* Collected data entries *
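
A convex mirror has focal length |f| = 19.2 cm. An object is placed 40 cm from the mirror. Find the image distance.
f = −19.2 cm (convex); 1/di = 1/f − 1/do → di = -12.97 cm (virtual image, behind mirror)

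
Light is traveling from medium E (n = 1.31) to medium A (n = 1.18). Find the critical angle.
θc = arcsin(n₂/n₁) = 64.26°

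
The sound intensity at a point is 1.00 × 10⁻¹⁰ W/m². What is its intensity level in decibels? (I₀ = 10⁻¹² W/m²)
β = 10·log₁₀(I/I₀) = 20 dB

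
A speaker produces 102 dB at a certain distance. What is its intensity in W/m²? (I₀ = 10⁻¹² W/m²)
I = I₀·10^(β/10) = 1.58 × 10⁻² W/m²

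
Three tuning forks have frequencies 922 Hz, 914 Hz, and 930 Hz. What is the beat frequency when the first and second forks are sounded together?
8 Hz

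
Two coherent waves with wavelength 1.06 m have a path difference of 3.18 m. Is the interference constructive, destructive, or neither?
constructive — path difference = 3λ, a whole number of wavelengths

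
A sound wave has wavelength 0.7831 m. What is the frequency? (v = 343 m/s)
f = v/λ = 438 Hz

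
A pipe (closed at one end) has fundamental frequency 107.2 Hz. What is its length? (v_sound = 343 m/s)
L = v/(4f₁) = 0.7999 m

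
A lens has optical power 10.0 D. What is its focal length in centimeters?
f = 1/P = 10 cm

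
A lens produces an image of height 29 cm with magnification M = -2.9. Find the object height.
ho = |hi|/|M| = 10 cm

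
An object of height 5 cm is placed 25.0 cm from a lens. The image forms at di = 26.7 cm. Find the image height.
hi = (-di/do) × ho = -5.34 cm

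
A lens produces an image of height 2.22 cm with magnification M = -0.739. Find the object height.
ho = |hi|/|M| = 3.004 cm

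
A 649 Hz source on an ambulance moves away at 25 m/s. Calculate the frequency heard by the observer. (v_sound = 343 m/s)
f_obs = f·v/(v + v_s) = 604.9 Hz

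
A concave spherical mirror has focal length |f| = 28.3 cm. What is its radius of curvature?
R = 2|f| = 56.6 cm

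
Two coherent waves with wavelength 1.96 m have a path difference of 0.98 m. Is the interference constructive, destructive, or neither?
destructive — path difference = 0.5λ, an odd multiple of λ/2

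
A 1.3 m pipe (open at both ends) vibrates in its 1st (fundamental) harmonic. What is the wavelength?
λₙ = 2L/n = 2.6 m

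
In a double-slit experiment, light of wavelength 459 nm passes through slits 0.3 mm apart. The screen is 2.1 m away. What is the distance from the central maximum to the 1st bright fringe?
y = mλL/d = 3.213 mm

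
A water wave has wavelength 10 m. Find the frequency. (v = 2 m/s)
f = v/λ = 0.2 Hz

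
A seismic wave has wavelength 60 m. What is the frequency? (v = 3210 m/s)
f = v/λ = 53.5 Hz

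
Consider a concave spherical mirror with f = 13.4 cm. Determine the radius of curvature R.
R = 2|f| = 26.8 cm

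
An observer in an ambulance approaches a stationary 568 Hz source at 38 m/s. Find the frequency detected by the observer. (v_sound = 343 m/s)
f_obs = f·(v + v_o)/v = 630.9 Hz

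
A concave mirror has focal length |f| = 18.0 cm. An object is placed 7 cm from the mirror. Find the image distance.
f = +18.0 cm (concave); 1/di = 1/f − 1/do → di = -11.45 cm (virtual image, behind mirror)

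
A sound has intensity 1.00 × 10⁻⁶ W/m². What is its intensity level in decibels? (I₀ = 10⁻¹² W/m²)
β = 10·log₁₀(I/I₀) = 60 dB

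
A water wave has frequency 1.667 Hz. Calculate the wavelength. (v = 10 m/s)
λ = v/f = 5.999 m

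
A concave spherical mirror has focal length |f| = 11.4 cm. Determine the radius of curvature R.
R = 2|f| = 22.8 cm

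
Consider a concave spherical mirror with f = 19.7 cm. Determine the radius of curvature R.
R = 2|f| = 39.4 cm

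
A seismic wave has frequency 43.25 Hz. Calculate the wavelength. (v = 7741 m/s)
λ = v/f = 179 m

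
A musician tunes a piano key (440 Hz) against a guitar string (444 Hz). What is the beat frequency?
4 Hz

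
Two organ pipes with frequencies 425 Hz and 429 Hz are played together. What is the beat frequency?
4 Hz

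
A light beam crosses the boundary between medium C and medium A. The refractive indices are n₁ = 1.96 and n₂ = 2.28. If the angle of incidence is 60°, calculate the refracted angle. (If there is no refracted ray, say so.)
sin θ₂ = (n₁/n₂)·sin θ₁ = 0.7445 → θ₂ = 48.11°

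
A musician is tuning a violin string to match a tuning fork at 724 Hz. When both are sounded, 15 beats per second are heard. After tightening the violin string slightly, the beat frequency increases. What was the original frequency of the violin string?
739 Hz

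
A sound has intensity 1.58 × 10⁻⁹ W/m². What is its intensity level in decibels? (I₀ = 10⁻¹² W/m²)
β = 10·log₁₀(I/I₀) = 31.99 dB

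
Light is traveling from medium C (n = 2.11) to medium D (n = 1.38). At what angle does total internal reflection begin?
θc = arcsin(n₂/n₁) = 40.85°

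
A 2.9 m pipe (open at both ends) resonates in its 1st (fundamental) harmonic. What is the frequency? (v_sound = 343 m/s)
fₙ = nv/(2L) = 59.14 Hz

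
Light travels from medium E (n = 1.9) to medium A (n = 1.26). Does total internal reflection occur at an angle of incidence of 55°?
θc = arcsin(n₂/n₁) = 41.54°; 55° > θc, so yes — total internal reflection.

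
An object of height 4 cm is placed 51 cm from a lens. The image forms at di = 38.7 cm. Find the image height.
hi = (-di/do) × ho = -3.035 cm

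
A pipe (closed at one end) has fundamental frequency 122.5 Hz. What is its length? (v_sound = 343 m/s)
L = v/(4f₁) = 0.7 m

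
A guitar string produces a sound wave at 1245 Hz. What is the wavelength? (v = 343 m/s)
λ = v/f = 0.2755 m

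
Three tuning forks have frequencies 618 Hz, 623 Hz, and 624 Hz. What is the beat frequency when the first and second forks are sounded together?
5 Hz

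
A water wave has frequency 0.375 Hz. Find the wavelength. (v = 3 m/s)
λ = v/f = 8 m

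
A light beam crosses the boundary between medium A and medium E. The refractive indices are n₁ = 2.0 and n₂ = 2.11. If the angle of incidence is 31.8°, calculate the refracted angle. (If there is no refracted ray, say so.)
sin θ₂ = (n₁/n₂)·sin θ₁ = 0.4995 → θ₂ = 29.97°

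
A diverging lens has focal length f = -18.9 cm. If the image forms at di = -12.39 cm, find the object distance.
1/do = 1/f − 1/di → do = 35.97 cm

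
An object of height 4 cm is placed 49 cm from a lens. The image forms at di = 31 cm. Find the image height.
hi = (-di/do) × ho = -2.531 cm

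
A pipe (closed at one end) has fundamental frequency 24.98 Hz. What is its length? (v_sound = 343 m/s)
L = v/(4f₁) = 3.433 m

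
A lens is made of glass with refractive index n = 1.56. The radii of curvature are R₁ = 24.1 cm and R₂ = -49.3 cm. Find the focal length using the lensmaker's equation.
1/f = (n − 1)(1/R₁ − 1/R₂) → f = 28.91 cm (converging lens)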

* The task *
Print all the records exactly as written.

* Written solution *
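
A convex mirror has focal length |f| = 19.2 cm. An object is placed 40 cm from the mirror. Find the image distance.
f = −19.2 cm (convex); 1/di = 1/f − 1/do → di = -12.97 cm (virtual image, behind mirror)

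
Light is traveling from medium E (n = 1.31) to medium A (n = 1.18). Find the critical angle.
θc = arcsin(n₂/n₁) = 64.26°

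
The sound intensity at a point is 1.00 × 10⁻¹⁰ W/m². What is its intensity level in decibels? (I₀ = 10⁻¹² W/m²)
β = 10·log₁₀(I/I₀) = 20 dB

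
A speaker produces 102 dB at a certain distance. What is its intensity in W/m²? (I₀ = 10⁻¹² W/m²)
I = I₀·10^(β/10) = 1.58 × 10⁻² W/m²

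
Three tuning forks have frequencies 922 Hz, 914 Hz, and 930 Hz. What is the beat frequency when the first and second forks are sounded together?
8 Hz

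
Two coherent waves with wavelength 1.06 m have a path difference of 3.18 m. Is the interference constructive, destructive, or neither?
constructive — path difference = 3λ, a whole number of wavelengths

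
A sound wave has wavelength 0.7831 m. What is the frequency? (v = 343 m/s)
f = v/λ = 438 Hz

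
A pipe (closed at one end) has fundamental frequency 107.2 Hz. What is its length? (v_sound = 343 m/s)
L = v/(4f₁) = 0.7999 m

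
A lens has optical power 10.0 D. What is its focal length in centimeters?
f = 1/P = 10 cm

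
A lens produces an image of height 29 cm with magnification M = -2.9. Find the object height.
ho = |hi|/|M| = 10 cm

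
An object of height 5 cm is placed 25.0 cm from a lens. The image forms at di = 26.7 cm. Find the image height.
hi = (-di/do) × ho = -5.34 cm

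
A lens produces an image of height 2.22 cm with magnification M = -0.739. Find the object height.
ho = |hi|/|M| = 3.004 cm

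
A 649 Hz source on an ambulance moves away at 25 m/s. Calculate the frequency heard by the observer. (v_sound = 343 m/s)
f_obs = f·v/(v + v_s) = 604.9 Hz

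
A concave spherical mirror has focal length |f| = 28.3 cm. What is its radius of curvature?
R = 2|f| = 56.6 cm

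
Two coherent waves with wavelength 1.96 m have a path difference of 0.98 m. Is the interference constructive, destructive, or neither?
destructive — path difference = 0.5λ, an odd multiple of λ/2

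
A 1.3 m pipe (open at both ends) vibrates in its 1st (fundamental) harmonic. What is the wavelength?
λₙ = 2L/n = 2.6 m

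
In a double-slit experiment, light of wavelength 459 nm passes through slits 0.3 mm apart. The screen is 2.1 m away. What is the distance from the central maximum to the 1st bright fringe?
y = mλL/d = 3.213 mm

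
A water wave has wavelength 10 m. Find the frequency. (v = 2 m/s)
f = v/λ = 0.2 Hz

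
A seismic wave has wavelength 60 m. What is the frequency? (v = 3210 m/s)
f = v/λ = 53.5 Hz

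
Consider a concave spherical mirror with f = 13.4 cm. Determine the radius of curvature R.
R = 2|f| = 26.8 cm

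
An observer in an ambulance approaches a stationary 568 Hz source at 38 m/s. Find the frequency detected by the observer. (v_sound = 343 m/s)
f_obs = f·(v + v_o)/v = 630.9 Hz

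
A concave mirror has focal length |f| = 18.0 cm. An object is placed 7 cm from the mirror. Find the image distance.
f = +18.0 cm (concave); 1/di = 1/f − 1/do → di = -11.45 cm (virtual image, behind mirror)

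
A sound has intensity 1.00 × 10⁻⁶ W/m². What is its intensity level in decibels? (I₀ = 10⁻¹² W/m²)
β = 10·log₁₀(I/I₀) = 60 dB

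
A water wave has frequency 1.667 Hz. Calculate the wavelength. (v = 10 m/s)
λ = v/f = 5.999 m

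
A concave spherical mirror has focal length |f| = 11.4 cm. Determine the radius of curvature R.
R = 2|f| = 22.8 cm

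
Consider a concave spherical mirror with f = 19.7 cm. Determine the radius of curvature R.
R = 2|f| = 39.4 cm

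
A seismic wave has frequency 43.25 Hz. Calculate the wavelength. (v = 7741 m/s)
λ = v/f = 179 m

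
A musician tunes a piano key (440 Hz) against a guitar string (444 Hz). What is the beat frequency?
4 Hz

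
Two organ pipes with frequencies 425 Hz and 429 Hz are played together. What is the beat frequency?
4 Hz

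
A light beam crosses the boundary between medium C and medium A. The refractive indices are n₁ = 1.96 and n₂ = 2.28. If the angle of incidence is 60°, calculate the refracted angle. (If there is no refracted ray, say so.)
sin θ₂ = (n₁/n₂)·sin θ₁ = 0.7445 → θ₂ = 48.11°

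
A musician is tuning a violin string to match a tuning fork at 724 Hz. When both are sounded, 15 beats per second are heard. After tightening the violin string slightly, the beat frequency increases. What was the original frequency of the violin string?
739 Hz

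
A sound has intensity 1.58 × 10⁻⁹ W/m². What is its intensity level in decibels? (I₀ = 10⁻¹² W/m²)
β = 10·log₁₀(I/I₀) = 31.99 dB

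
Light is traveling from medium C (n = 2.11) to medium D (n = 1.38). At what angle does total internal reflection begin?
θc = arcsin(n₂/n₁) = 40.85°

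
A 2.9 m pipe (open at both ends) resonates in its 1st (fundamental) harmonic. What is the frequency? (v_sound = 343 m/s)
fₙ = nv/(2L) = 59.14 Hz

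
Light travels from medium E (n = 1.9) to medium A (n = 1.26). Does total internal reflection occur at an angle of incidence of 55°?
θc = arcsin(n₂/n₁) = 41.54°; 55° > θc, so yes — total internal reflection.

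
An object of height 4 cm is placed 51 cm from a lens. The image forms at di = 38.7 cm. Find the image height.
hi = (-di/do) × ho = -3.035 cm

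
A pipe (closed at one end) has fundamental frequency 122.5 Hz. What is its length? (v_sound = 343 m/s)
L = v/(4f₁) = 0.7 m

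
A guitar string produces a sound wave at 1245 Hz. What is the wavelength? (v = 343 m/s)
λ = v/f = 0.2755 m

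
Three tuning forks have frequencies 618 Hz, 623 Hz, and 624 Hz. What is the beat frequency when the first and second forks are sounded together?
5 Hz

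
A water wave has frequency 0.375 Hz. Find the wavelength. (v = 3 m/s)
λ = v/f = 8 m

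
A light beam crosses the boundary between medium A and medium E. The refractive indices are n₁ = 2.0 and n₂ = 2.11. If the angle of incidence is 31.8°, calculate the refracted angle. (If there is no refracted ray, say so.)
sin θ₂ = (n₁/n₂)·sin θ₁ = 0.4995 → θ₂ = 29.97°

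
A diverging lens has focal length f = -18.9 cm. If the image forms at di = -12.39 cm, find the object distance.
1/do = 1/f − 1/di → do = 35.97 cm

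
An object of height 4 cm is placed 49 cm from a lens. The image forms at di = 31 cm. Find the image height.
hi = (-di/do) × ho = -2.531 cm

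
A pipe (closed at one end) has fundamental frequency 24.98 Hz. What is its length? (v_sound = 343 m/s)
L = v/(4f₁) = 3.433 m

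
A lens is made of glass with refractive index n = 1.56. The radii of curvature are R₁ = 24.1 cm and R₂ = -49.3 cm. Find the focal length using the lensmaker's equation.
1/f = (n − 1)(1/R₁ − 1/R₂) → f = 28.91 cm (converging lens)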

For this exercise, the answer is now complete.